##### DATA RECORDS

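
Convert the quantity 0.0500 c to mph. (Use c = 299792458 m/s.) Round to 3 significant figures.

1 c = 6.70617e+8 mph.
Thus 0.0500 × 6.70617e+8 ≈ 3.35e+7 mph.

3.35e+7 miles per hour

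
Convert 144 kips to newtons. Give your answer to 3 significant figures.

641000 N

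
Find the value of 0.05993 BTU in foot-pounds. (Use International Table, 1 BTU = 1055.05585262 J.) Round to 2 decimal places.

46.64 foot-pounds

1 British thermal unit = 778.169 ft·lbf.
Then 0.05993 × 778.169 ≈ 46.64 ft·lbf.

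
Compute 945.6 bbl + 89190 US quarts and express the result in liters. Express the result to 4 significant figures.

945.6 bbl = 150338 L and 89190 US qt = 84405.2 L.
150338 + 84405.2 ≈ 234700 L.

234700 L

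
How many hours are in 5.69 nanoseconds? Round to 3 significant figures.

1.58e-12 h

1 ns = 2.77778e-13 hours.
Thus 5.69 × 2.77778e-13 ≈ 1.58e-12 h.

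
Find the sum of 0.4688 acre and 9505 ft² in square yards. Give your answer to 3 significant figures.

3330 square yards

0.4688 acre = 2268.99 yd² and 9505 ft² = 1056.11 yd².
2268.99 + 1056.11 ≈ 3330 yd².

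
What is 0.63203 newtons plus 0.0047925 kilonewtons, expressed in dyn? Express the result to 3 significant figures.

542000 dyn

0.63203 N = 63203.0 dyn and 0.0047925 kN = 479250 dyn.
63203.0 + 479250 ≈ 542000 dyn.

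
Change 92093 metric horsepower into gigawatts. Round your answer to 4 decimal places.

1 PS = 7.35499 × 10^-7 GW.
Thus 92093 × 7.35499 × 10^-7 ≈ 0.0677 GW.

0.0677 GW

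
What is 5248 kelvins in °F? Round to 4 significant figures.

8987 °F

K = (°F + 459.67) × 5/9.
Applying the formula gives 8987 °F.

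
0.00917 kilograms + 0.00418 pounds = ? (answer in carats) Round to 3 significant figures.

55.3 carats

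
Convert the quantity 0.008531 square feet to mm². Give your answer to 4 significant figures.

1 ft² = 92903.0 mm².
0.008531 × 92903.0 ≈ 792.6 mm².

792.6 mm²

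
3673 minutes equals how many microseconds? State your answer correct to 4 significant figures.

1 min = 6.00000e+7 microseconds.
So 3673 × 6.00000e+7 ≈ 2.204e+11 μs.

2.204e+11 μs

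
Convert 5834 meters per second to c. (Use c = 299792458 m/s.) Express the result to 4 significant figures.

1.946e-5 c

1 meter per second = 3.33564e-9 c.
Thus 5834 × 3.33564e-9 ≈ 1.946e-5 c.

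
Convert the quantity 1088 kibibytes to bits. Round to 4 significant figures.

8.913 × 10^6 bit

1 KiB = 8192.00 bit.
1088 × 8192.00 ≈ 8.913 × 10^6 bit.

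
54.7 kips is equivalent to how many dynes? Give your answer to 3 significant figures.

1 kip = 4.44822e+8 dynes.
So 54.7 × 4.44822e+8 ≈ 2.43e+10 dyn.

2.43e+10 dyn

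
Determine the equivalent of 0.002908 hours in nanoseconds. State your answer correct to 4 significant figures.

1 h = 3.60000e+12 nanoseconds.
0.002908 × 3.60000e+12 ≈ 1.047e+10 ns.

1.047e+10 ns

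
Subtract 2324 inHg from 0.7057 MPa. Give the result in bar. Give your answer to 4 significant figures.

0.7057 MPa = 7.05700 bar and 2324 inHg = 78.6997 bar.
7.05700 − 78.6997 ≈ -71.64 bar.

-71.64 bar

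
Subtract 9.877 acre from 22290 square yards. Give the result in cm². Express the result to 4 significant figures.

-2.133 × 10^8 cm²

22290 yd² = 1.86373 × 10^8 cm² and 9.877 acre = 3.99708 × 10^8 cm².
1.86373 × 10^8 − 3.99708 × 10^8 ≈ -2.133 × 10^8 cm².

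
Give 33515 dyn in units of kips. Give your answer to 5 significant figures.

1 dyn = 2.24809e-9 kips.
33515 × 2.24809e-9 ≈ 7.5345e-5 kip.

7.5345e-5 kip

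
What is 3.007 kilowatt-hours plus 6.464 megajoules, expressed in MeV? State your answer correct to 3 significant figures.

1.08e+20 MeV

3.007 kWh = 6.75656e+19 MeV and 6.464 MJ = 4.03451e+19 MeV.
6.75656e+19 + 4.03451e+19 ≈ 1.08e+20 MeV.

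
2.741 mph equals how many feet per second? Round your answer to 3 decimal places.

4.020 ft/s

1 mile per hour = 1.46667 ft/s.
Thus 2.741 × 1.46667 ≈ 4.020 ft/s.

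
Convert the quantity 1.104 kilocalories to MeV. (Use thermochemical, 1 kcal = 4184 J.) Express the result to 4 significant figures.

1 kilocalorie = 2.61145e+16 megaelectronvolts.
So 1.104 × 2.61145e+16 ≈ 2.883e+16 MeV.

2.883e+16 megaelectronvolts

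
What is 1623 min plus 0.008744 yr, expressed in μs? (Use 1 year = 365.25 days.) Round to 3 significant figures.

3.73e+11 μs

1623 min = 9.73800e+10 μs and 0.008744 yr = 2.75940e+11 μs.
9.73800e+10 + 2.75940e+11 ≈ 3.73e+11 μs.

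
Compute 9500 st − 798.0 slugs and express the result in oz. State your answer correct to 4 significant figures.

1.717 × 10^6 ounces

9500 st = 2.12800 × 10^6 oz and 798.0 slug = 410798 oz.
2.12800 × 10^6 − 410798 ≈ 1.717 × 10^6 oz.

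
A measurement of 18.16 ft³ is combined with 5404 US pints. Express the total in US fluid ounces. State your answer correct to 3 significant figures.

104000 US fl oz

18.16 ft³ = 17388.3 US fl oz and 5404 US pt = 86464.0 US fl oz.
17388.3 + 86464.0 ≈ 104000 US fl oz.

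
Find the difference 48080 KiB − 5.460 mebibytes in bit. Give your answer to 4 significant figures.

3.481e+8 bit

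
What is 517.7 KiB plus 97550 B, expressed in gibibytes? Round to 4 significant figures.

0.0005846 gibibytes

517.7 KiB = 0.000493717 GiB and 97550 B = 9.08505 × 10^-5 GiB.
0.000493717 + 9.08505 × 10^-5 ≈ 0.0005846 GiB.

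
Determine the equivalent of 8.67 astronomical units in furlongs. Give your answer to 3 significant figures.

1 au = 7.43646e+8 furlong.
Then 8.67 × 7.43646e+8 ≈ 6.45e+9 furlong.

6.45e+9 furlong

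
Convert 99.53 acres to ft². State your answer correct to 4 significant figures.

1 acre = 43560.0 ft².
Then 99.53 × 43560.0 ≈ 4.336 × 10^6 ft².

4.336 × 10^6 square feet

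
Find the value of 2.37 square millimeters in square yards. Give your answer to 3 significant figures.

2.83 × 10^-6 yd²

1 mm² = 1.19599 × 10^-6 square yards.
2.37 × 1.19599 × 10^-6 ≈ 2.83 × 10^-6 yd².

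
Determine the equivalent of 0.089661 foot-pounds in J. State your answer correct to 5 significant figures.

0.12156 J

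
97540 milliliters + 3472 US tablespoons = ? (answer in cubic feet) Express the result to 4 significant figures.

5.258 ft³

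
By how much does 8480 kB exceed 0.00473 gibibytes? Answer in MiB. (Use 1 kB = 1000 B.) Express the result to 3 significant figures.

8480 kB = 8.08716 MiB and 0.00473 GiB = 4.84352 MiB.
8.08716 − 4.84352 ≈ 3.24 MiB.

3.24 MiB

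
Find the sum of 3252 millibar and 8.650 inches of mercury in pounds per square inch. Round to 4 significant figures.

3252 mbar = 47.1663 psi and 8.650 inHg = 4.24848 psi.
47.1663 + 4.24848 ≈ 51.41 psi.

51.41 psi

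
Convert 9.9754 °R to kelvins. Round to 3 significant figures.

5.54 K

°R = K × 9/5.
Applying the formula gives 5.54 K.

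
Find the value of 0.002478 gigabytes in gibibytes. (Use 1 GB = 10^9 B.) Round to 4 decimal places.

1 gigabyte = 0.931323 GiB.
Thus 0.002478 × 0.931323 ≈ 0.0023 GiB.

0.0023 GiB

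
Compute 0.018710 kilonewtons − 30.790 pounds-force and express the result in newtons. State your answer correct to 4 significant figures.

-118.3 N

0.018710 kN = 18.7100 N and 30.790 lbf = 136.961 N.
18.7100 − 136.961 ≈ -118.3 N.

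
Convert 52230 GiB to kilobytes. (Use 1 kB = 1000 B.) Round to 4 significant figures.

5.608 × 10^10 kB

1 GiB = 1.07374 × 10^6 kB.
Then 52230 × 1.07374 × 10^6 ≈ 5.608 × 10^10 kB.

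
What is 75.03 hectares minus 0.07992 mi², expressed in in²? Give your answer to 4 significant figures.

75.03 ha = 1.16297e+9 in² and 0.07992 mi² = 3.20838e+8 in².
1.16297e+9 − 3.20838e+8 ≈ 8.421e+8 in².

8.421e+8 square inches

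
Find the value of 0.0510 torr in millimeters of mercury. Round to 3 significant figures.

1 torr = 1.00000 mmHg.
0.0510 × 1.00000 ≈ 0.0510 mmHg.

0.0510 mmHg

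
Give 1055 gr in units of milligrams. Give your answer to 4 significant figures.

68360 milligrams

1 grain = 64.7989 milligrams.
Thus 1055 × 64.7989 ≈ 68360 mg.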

##########

> **WHAT NEEDS TO BE DONE**:
Exactly and only the lines from the one containing "Find the value of 0.002478" through the end of the material are to be reproduced, both ends included.

> **RESPONSE AREA**:
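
Find the value of 0.002478 gigabytes in gibibytes. (Use 1 GB = 10^9 B.) Round to 4 decimal places.

1 gigabyte = 0.931323 GiB.
Thus 0.002478 × 0.931323 ≈ 0.0023 GiB.

0.0023 GiB

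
Compute 0.018710 kilonewtons − 30.790 pounds-force and express the result in newtons. State your answer correct to 4 significant figures.

-118.3 N

0.018710 kN = 18.7100 N and 30.790 lbf = 136.961 N.
18.7100 − 136.961 ≈ -118.3 N.

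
Convert 52230 GiB to kilobytes. (Use 1 kB = 1000 B.) Round to 4 significant figures.

5.608 × 10^10 kB

1 GiB = 1.07374 × 10^6 kB.
Then 52230 × 1.07374 × 10^6 ≈ 5.608 × 10^10 kB.

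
What is 75.03 hectares minus 0.07992 mi², expressed in in²? Give your answer to 4 significant figures.

75.03 ha = 1.16297e+9 in² and 0.07992 mi² = 3.20838e+8 in².
1.16297e+9 − 3.20838e+8 ≈ 8.421e+8 in².

8.421e+8 square inches

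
Find the value of 0.0510 torr in millimeters of mercury. Round to 3 significant figures.

1 torr = 1.00000 mmHg.
0.0510 × 1.00000 ≈ 0.0510 mmHg.

0.0510 mmHg

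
Give 1055 gr in units of milligrams. Give your answer to 4 significant figures.

68360 milligrams

1 grain = 64.7989 milligrams.
Thus 1055 × 64.7989 ≈ 68360 mg.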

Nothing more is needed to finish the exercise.